→ **Data for review**
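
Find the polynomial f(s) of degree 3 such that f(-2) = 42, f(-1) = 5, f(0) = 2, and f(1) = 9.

Using the Lagrange interpolation formula with nodes -2, -1, 0, 1:
  L_0(s) = (s + 1)s(s - 1) / -6
  L_1(s) = (s + 2)s(s - 1) / 2
  L_2(s) = (s + 2)(s + 1)(s - 1) / -2
  L_3(s) = (s + 2)(s + 1)s / 6
Then f(s) = 42·L_0(s) + 5·L_1(s) + 2·L_2(s) + 9·L_3(s).
Expanding and collecting terms gives f(s) = -4s³ + 5s² + 6s + 2.
Check: f(-1) = 5. ✓

f(s) = -4s^3 + 5s^2 + 6s + 2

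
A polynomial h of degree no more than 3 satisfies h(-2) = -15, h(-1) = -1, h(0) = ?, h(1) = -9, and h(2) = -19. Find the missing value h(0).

The 4 known points determine the degree-3 polynomial uniquely.
Write h(u) = au^3 + bu^2 + cu + d. Substituting each data point gives a linear system:
  -8a + 4b - 2c + d = -15
  -a + b - c + d = -1
  a + b + c + d = -9
  8a + 4b + 2c + d = -19
Solving the system yields a = 1, b = -4, c = -5, d = -1.
So h(u) = u³ - 4u² - 5u - 1.
Then h(0) = -1.

-1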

→ **The task**
Print out the data exactly once more.

→ **Answer to this problem**
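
Find the polynomial f(s) of degree 3 such that f(-2) = 42, f(-1) = 5, f(0) = 2, and f(1) = 9.

Using the Lagrange interpolation formula with nodes -2, -1, 0, 1:
  L_0(s) = (s + 1)s(s - 1) / -6
  L_1(s) = (s + 2)s(s - 1) / 2
  L_2(s) = (s + 2)(s + 1)(s - 1) / -2
  L_3(s) = (s + 2)(s + 1)s / 6
Then f(s) = 42·L_0(s) + 5·L_1(s) + 2·L_2(s) + 9·L_3(s).
Expanding and collecting terms gives f(s) = -4s³ + 5s² + 6s + 2.
Check: f(-1) = 5. ✓

f(s) = -4s^3 + 5s^2 + 6s + 2

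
A polynomial h of degree no more than 3 satisfies h(-2) = -15, h(-1) = -1, h(0) = ?, h(1) = -9, and h(2) = -19. Find the missing value h(0).

The 4 known points determine the degree-3 polynomial uniquely.
Write h(u) = au^3 + bu^2 + cu + d. Substituting each data point gives a linear system:
  -8a + 4b - 2c + d = -15
  -a + b - c + d = -1
  a + b + c + d = -9
  8a + 4b + 2c + d = -19
Solving the system yields a = 1, b = -4, c = -5, d = -1.
So h(u) = u³ - 4u² - 5u - 1.
Then h(0) = -1.

-1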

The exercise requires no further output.